Segment Open

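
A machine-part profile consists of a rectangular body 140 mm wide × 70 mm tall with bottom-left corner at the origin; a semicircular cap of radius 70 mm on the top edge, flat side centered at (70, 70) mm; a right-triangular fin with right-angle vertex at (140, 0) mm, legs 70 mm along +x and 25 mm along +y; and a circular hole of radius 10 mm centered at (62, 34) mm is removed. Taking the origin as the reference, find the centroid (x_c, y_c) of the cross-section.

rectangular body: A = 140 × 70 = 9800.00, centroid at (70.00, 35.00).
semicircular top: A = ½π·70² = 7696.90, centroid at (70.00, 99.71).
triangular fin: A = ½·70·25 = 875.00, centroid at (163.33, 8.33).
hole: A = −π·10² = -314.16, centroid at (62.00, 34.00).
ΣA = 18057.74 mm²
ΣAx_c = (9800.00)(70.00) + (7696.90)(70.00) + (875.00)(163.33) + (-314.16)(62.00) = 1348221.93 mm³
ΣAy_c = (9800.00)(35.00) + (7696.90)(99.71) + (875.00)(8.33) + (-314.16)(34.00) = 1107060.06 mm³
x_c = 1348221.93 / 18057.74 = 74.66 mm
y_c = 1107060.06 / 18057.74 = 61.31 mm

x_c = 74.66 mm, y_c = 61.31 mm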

Segment Closed
Segment Open

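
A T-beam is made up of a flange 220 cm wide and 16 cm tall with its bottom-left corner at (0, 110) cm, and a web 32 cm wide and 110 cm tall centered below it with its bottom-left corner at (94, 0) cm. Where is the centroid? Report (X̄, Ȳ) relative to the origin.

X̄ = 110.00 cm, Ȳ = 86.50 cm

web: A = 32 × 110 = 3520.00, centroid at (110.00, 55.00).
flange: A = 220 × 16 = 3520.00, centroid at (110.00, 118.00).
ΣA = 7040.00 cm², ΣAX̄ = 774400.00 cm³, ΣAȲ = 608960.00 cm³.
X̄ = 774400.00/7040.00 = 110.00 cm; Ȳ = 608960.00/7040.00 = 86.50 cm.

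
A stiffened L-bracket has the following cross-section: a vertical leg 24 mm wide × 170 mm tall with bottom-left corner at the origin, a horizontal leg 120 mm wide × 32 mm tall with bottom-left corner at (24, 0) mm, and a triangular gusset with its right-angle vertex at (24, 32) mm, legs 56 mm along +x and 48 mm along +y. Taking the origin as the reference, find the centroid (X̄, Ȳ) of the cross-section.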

Segment Closed
Segment Open

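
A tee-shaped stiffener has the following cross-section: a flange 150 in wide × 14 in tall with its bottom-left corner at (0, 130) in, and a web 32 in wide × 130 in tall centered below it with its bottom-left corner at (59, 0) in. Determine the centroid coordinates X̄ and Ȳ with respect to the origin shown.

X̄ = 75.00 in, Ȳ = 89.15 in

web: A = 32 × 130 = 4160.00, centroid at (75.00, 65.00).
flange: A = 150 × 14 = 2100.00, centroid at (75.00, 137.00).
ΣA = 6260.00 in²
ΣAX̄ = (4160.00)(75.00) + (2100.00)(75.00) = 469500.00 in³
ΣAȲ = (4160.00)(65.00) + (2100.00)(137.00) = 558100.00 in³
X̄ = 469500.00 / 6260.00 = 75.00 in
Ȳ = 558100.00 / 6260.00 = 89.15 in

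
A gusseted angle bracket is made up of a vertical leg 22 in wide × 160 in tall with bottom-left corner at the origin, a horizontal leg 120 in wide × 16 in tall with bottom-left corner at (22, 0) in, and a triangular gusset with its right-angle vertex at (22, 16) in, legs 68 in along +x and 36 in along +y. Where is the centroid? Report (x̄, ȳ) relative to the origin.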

Segment Closed

*Task to complete*
When a line of the records holds the word "bracket", copy that line.

*Response for this exercise*
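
A stiffened L-bracket has the following cross-section: a vertical leg 24 mm wide × 170 mm tall with bottom-left corner at the origin, a horizontal leg 120 mm wide × 32 mm tall with bottom-left corner at (24, 0) mm, and a triangular gusset with its right-angle vertex at (24, 32) mm, legs 56 mm along +x and 48 mm along +y. Taking the origin as the reference, find the centroid (X̄, Ȳ) of the cross-section.
A gusseted angle bracket is made up of a vertical leg 22 in wide × 160 in tall with bottom-left corner at the origin, a horizontal leg 120 in wide × 16 in tall with bottom-left corner at (22, 0) in, and a triangular gusset with its right-angle vertex at (22, 16) in, legs 68 in along +x and 36 in along +y. Where is the centroid? Report (x̄, ȳ) relative to the origin.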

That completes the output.